#### Supplied entries
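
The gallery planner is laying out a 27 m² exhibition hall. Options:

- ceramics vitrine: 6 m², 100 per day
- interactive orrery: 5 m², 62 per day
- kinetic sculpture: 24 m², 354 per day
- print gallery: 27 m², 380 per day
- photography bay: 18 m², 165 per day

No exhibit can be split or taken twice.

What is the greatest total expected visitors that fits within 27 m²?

Ranking by ratio (expected visitors/m²): ceramics vitrine 16.67, kinetic sculpture 14.75, print gallery 14.07.
Taking the top-ratio exhibits first gives ceramics vitrine + interactive orrery for 162 (11 m²).
The 11 m² tied up in ceramics vitrine and interactive orrery is better spent on print gallery — total rises to 380 (27 m²).

380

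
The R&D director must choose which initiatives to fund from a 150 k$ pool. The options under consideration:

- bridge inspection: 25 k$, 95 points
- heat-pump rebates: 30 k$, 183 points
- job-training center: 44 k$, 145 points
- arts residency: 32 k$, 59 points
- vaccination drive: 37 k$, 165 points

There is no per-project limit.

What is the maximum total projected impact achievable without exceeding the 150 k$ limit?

Best packing: 5×heat-pump rebates — 150 k$, 915 total.
That's the maximum — no swap from here does better than 915.

915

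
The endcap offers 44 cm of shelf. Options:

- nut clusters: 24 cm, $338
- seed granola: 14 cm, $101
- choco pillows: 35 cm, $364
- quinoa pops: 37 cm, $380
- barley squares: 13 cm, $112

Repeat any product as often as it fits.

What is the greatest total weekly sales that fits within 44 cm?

450

Taking nut clusters + barley squares: 37 cm used, 450 in weekly sales.
Every other selection either busts 44 cm or fails to beat 450.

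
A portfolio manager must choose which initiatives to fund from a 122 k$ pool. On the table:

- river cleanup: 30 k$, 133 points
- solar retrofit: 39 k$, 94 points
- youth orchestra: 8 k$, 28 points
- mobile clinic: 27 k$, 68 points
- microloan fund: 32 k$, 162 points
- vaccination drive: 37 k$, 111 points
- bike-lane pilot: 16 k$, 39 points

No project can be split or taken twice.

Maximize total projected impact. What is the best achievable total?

The ratio heuristic lands on river cleanup + youth orchestra + microloan fund + vaccination drive (434) but leaves 15 k$ idle.
Replace youth orchestra with bike-lane pilot: the trade gains 11 net, giving 445 at 115 k$.

445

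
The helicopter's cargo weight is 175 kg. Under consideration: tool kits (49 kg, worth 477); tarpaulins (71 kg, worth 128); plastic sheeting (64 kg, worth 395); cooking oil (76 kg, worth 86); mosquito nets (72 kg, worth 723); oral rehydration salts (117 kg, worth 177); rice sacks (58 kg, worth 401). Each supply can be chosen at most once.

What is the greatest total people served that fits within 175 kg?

The ratio heuristic lands on tool kits + mosquito nets (1200) but leaves 54 kg idle.
The 72 kg tied up in mosquito nets is better spent on plastic sheeting + rice sacks — total rises to 1273 (171 kg).
Runner-up tool kits + mosquito nets tops out at 1200.

1273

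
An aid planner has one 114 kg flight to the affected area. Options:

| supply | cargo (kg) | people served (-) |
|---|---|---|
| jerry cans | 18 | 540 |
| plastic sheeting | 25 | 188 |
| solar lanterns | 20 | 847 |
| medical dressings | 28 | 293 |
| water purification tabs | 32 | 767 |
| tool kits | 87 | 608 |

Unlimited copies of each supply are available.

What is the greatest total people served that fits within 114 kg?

4235

Ranking by ratio (people served/kg): solar lanterns 42.35, jerry cans 30.00, water purification tabs 23.97.
Taking 5×solar lanterns: 100 kg used, 4235 in people served.
That's the maximum — no swap from here does better than 4235.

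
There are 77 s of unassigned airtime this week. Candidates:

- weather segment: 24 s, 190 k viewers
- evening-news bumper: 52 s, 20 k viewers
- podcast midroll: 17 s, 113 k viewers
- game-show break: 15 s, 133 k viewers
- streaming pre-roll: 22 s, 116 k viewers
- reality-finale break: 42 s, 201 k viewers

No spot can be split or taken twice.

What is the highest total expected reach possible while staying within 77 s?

Greedy by ratio would take weather segment + podcast midroll + game-show break: 56 s used, total 436.
Replace weather segment with reality-finale break: the trade gains 11 net, giving 447 at 74 s.

447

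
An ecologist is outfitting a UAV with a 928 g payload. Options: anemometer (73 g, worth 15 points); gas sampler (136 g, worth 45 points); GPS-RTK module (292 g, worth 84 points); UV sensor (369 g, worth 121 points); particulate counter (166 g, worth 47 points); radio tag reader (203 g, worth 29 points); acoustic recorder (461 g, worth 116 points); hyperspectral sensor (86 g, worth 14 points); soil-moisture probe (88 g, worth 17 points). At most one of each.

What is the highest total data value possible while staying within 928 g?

Taking the top-ratio sensors first gives anemometer + gas sampler + GPS-RTK module + UV sensor for 265 (870 g).
Dropping anemometer and gas sampler frees 209 g; slotting in particulate counter + soil-moisture probe (254 g) lifts the total to 269 at 915 g.

269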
########
How to complete this task:
Set down each line of the data precisely as it appears above.

Solution:
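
The gallery planner is laying out a 27 m² exhibition hall. Options:

- ceramics vitrine: 6 m², 100 per day
- interactive orrery: 5 m², 62 per day
- kinetic sculpture: 24 m², 354 per day
- print gallery: 27 m², 380 per day
- photography bay: 18 m², 165 per day

No exhibit can be split or taken twice.

What is the greatest total expected visitors that fits within 27 m²?

Ranking by ratio (expected visitors/m²): ceramics vitrine 16.67, kinetic sculpture 14.75, print gallery 14.07.
Taking the top-ratio exhibits first gives ceramics vitrine + interactive orrery for 162 (11 m²).
The 11 m² tied up in ceramics vitrine and interactive orrery is better spent on print gallery — total rises to 380 (27 m²).

380

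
The R&D director must choose which initiatives to fund from a 150 k$ pool. The options under consideration:

- bridge inspection: 25 k$, 95 points
- heat-pump rebates: 30 k$, 183 points
- job-training center: 44 k$, 145 points
- arts residency: 32 k$, 59 points
- vaccination drive: 37 k$, 165 points

There is no per-project limit.

What is the maximum total projected impact achievable without exceeding the 150 k$ limit?

Best packing: 5×heat-pump rebates — 150 k$, 915 total.
That's the maximum — no swap from here does better than 915.

915

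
The endcap offers 44 cm of shelf. Options:

- nut clusters: 24 cm, $338
- seed granola: 14 cm, $101
- choco pillows: 35 cm, $364
- quinoa pops: 37 cm, $380
- barley squares: 13 cm, $112

Repeat any product as often as it fits.

What is the greatest total weekly sales that fits within 44 cm?

450

Taking nut clusters + barley squares: 37 cm used, 450 in weekly sales.
Every other selection either busts 44 cm or fails to beat 450.

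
A portfolio manager must choose which initiatives to fund from a 122 k$ pool. On the table:

- river cleanup: 30 k$, 133 points
- solar retrofit: 39 k$, 94 points
- youth orchestra: 8 k$, 28 points
- mobile clinic: 27 k$, 68 points
- microloan fund: 32 k$, 162 points
- vaccination drive: 37 k$, 111 points
- bike-lane pilot: 16 k$, 39 points

No project can be split or taken twice.

Maximize total projected impact. What is the best achievable total?

The ratio heuristic lands on river cleanup + youth orchestra + microloan fund + vaccination drive (434) but leaves 15 k$ idle.
Replace youth orchestra with bike-lane pilot: the trade gains 11 net, giving 445 at 115 k$.

445

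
The helicopter's cargo weight is 175 kg. Under consideration: tool kits (49 kg, worth 477); tarpaulins (71 kg, worth 128); plastic sheeting (64 kg, worth 395); cooking oil (76 kg, worth 86); mosquito nets (72 kg, worth 723); oral rehydration salts (117 kg, worth 177); rice sacks (58 kg, worth 401). Each supply can be chosen at most once.

What is the greatest total people served that fits within 175 kg?

The ratio heuristic lands on tool kits + mosquito nets (1200) but leaves 54 kg idle.
The 72 kg tied up in mosquito nets is better spent on plastic sheeting + rice sacks — total rises to 1273 (171 kg).
Runner-up tool kits + mosquito nets tops out at 1200.

1273

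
An aid planner has one 114 kg flight to the affected area. Options:

| supply | cargo (kg) | people served (-) |
|---|---|---|
| jerry cans | 18 | 540 |
| plastic sheeting | 25 | 188 |
| solar lanterns | 20 | 847 |
| medical dressings | 28 | 293 |
| water purification tabs | 32 | 767 |
| tool kits | 87 | 608 |

Unlimited copies of each supply are available.

What is the greatest total people served that fits within 114 kg?

4235

Ranking by ratio (people served/kg): solar lanterns 42.35, jerry cans 30.00, water purification tabs 23.97.
Taking 5×solar lanterns: 100 kg used, 4235 in people served.
That's the maximum — no swap from here does better than 4235.

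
There are 77 s of unassigned airtime this week. Candidates:

- weather segment: 24 s, 190 k viewers
- evening-news bumper: 52 s, 20 k viewers
- podcast midroll: 17 s, 113 k viewers
- game-show break: 15 s, 133 k viewers
- streaming pre-roll: 22 s, 116 k viewers
- reality-finale break: 42 s, 201 k viewers

No spot can be split or taken twice.

What is the highest total expected reach possible while staying within 77 s?

Greedy by ratio would take weather segment + podcast midroll + game-show break: 56 s used, total 436.
Replace weather segment with reality-finale break: the trade gains 11 net, giving 447 at 74 s.

447

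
An ecologist is outfitting a UAV with a 928 g payload. Options: anemometer (73 g, worth 15 points); gas sampler (136 g, worth 45 points); GPS-RTK module (292 g, worth 84 points); UV sensor (369 g, worth 121 points); particulate counter (166 g, worth 47 points); radio tag reader (203 g, worth 29 points); acoustic recorder (461 g, worth 116 points); hyperspectral sensor (86 g, worth 14 points); soil-moisture probe (88 g, worth 17 points). At most one of each.

What is the highest total data value possible while staying within 928 g?

Taking the top-ratio sensors first gives anemometer + gas sampler + GPS-RTK module + UV sensor for 265 (870 g).
Dropping anemometer and gas sampler frees 209 g; slotting in particulate counter + soil-moisture probe (254 g) lifts the total to 269 at 915 g.

269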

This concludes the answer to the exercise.